Activity:
Go to the line holding "Answer: 7909/7044 - 2*I*√110/8805" in the entries below and write out exactly every line down to and including the line holding "Answer: $69$".

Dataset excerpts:

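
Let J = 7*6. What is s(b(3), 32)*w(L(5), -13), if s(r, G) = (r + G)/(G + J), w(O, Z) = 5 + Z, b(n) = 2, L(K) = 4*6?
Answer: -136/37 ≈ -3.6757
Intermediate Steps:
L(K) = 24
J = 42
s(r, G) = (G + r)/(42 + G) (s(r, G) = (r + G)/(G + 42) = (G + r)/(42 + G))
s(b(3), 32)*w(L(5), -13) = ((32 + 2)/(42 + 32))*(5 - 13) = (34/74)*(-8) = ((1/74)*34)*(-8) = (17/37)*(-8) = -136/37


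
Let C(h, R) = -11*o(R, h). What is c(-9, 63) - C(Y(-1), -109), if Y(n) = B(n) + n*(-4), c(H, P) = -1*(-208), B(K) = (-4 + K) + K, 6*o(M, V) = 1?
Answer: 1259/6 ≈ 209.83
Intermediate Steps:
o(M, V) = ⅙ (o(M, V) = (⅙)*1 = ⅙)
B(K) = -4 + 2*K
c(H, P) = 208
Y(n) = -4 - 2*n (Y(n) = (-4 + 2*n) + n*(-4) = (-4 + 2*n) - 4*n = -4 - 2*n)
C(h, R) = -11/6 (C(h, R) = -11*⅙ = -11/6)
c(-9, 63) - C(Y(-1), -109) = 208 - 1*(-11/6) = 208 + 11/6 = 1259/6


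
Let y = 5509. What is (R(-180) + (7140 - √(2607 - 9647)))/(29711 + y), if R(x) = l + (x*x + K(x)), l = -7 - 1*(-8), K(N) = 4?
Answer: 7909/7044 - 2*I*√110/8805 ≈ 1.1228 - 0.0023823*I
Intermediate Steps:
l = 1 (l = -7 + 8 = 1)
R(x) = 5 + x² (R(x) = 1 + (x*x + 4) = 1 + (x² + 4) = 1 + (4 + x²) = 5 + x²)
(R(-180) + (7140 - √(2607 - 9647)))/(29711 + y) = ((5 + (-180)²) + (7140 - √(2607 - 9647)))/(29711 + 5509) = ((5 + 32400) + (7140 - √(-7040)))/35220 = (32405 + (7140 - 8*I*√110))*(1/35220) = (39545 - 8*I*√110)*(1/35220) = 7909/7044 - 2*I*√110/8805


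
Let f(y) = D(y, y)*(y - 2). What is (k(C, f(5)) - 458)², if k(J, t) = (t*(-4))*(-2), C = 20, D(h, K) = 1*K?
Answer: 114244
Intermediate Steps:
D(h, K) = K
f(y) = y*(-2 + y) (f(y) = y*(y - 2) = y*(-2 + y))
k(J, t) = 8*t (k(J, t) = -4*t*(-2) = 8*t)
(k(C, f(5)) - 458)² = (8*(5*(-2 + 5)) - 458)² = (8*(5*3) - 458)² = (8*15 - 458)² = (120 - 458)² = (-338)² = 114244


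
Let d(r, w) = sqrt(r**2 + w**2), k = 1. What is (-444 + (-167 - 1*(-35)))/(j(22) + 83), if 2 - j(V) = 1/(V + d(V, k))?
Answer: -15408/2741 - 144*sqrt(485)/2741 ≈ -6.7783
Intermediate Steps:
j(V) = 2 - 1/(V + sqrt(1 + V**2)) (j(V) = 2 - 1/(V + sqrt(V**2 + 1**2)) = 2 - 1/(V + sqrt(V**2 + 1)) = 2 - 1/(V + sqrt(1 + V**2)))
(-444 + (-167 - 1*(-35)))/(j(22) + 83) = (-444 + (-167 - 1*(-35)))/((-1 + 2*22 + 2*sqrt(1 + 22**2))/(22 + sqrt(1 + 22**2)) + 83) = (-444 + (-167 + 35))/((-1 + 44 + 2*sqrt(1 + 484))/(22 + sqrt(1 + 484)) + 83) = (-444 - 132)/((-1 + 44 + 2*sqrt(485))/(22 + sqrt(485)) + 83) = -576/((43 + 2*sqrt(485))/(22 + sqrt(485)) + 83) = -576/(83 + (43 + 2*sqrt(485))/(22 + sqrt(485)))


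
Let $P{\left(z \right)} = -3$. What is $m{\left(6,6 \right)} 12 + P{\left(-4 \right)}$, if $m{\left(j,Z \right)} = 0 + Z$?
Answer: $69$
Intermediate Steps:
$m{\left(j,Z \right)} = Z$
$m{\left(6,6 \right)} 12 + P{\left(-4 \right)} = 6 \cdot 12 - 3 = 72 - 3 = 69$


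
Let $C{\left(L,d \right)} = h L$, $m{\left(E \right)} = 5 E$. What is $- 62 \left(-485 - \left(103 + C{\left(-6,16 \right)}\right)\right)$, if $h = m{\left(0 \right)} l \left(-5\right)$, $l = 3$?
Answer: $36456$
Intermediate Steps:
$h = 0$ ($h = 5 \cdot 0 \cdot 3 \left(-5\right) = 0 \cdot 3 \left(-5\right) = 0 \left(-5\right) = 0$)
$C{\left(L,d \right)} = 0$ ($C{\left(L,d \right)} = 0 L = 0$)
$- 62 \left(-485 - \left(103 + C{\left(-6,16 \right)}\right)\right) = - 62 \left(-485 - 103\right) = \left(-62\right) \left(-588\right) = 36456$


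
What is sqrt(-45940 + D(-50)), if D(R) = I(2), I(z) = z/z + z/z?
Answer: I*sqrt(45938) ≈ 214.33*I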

Result:
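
Answer: 7909/7044 - 2*I*√110/8805 ≈ 1.1228 - 0.0023823*I
Intermediate Steps:
l = 1 (l = -7 + 8 = 1)
R(x) = 5 + x² (R(x) = 1 + (x*x + 4) = 1 + (x² + 4) = 1 + (4 + x²) = 5 + x²)
(R(-180) + (7140 - √(2607 - 9647)))/(29711 + y) = ((5 + (-180)²) + (7140 - √(2607 - 9647)))/(29711 + 5509) = ((5 + 32400) + (7140 - √(-7040)))/35220 = (32405 + (7140 - 8*I*√110))*(1/35220) = (39545 - 8*I*√110)*(1/35220) = 7909/7044 - 2*I*√110/8805


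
Let f(y) = D(y, y)*(y - 2). What is (k(C, f(5)) - 458)², if k(J, t) = (t*(-4))*(-2), C = 20, D(h, K) = 1*K?
Answer: 114244
Intermediate Steps:
D(h, K) = K
f(y) = y*(-2 + y) (f(y) = y*(y - 2) = y*(-2 + y))
k(J, t) = 8*t (k(J, t) = -4*t*(-2) = 8*t)
(k(C, f(5)) - 458)² = (8*(5*(-2 + 5)) - 458)² = (8*(5*3) - 458)² = (8*15 - 458)² = (120 - 458)² = (-338)² = 114244


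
Let d(r, w) = sqrt(r**2 + w**2), k = 1. What is (-444 + (-167 - 1*(-35)))/(j(22) + 83), if 2 - j(V) = 1/(V + d(V, k))?
Answer: -15408/2741 - 144*sqrt(485)/2741 ≈ -6.7783
Intermediate Steps:
j(V) = 2 - 1/(V + sqrt(1 + V**2)) (j(V) = 2 - 1/(V + sqrt(V**2 + 1**2)) = 2 - 1/(V + sqrt(V**2 + 1)) = 2 - 1/(V + sqrt(1 + V**2)))
(-444 + (-167 - 1*(-35)))/(j(22) + 83) = (-444 + (-167 - 1*(-35)))/((-1 + 2*22 + 2*sqrt(1 + 22**2))/(22 + sqrt(1 + 22**2)) + 83) = (-444 + (-167 + 35))/((-1 + 44 + 2*sqrt(1 + 484))/(22 + sqrt(1 + 484)) + 83) = (-444 - 132)/((-1 + 44 + 2*sqrt(485))/(22 + sqrt(485)) + 83) = -576/((43 + 2*sqrt(485))/(22 + sqrt(485)) + 83) = -576/(83 + (43 + 2*sqrt(485))/(22 + sqrt(485)))


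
Let $P{\left(z \right)} = -3$. What is $m{\left(6,6 \right)} 12 + P{\left(-4 \right)}$, if $m{\left(j,Z \right)} = 0 + Z$?
Answer: $69$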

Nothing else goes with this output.